* AIM OF THE EXERCISE *
With both ends included, repeat exactly the lines of the entries below from the one containing "0.16 | 0.56 |" down to the one containing "Determine the communality", and no others.

[Data entries]
= Beginning of Section =

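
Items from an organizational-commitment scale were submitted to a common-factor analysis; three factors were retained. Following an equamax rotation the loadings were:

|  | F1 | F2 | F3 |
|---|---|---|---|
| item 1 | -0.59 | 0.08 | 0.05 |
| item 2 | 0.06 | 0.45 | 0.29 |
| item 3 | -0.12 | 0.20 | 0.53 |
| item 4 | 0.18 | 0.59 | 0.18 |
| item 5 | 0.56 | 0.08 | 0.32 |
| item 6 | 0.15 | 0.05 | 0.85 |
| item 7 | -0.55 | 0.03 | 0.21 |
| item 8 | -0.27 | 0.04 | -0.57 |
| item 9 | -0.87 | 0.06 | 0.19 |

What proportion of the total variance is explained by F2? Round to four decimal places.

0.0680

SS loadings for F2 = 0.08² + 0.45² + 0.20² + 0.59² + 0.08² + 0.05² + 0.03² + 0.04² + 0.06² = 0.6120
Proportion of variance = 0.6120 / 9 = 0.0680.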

= End of Section =
= Beginning of Section =

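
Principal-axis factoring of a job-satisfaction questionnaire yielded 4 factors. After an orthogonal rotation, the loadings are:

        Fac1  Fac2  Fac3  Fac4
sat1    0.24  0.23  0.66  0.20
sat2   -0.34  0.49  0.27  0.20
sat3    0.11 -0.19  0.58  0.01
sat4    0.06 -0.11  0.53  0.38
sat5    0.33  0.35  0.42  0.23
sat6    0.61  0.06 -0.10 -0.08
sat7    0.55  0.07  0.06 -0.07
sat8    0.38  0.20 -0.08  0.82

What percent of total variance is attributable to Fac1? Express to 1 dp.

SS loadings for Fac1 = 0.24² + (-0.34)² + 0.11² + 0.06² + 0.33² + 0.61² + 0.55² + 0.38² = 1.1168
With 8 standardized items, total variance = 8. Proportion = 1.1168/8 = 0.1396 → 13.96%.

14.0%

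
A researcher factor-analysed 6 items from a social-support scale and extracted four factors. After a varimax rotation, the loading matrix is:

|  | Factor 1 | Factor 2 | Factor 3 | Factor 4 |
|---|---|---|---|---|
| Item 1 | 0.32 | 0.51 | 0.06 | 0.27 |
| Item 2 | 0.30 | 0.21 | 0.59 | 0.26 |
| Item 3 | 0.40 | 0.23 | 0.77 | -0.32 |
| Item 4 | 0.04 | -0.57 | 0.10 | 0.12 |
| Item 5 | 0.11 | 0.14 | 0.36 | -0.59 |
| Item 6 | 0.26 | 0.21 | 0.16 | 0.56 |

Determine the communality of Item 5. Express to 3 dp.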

= End of Section =
= Beginning of Section =

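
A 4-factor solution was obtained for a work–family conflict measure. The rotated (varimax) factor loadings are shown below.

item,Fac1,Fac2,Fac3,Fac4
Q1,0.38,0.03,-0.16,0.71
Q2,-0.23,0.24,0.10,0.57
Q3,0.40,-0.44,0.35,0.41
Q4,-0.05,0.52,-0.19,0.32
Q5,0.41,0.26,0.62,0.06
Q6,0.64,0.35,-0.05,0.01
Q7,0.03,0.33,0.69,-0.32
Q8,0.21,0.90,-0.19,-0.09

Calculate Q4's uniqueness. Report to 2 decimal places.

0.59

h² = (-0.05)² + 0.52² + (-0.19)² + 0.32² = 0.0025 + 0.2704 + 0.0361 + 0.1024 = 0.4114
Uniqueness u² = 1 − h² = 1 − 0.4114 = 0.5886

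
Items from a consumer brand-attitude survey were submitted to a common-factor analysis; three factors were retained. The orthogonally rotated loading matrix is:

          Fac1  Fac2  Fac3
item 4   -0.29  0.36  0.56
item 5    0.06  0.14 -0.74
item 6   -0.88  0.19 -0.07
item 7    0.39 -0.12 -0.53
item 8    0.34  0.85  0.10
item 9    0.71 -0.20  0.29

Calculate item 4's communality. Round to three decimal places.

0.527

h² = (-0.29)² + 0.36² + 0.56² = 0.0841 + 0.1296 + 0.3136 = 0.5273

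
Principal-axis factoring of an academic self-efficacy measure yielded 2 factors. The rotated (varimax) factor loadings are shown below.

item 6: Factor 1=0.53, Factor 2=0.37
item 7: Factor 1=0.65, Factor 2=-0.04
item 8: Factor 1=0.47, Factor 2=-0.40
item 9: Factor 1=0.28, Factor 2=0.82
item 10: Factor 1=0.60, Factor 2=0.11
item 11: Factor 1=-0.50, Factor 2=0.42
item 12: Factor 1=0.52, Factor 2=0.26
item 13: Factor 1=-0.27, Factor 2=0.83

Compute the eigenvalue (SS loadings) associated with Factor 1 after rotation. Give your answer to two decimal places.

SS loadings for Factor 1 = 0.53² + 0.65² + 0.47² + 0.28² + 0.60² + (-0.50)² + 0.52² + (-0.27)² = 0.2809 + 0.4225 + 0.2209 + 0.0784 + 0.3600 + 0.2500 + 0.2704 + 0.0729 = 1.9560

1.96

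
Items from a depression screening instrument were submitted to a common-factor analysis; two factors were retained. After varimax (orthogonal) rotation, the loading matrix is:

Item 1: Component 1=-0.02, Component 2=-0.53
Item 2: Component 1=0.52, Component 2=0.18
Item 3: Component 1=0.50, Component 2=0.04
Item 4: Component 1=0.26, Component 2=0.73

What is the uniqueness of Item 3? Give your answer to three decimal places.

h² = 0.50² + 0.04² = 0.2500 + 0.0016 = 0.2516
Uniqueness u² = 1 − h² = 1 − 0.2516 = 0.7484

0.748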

= End of Section =

* OUTPUT BELOW *
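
| Item 6 | 0.26 | 0.21 | 0.16 | 0.56 |

Determine the communality of Item 5. Express to 3 dp.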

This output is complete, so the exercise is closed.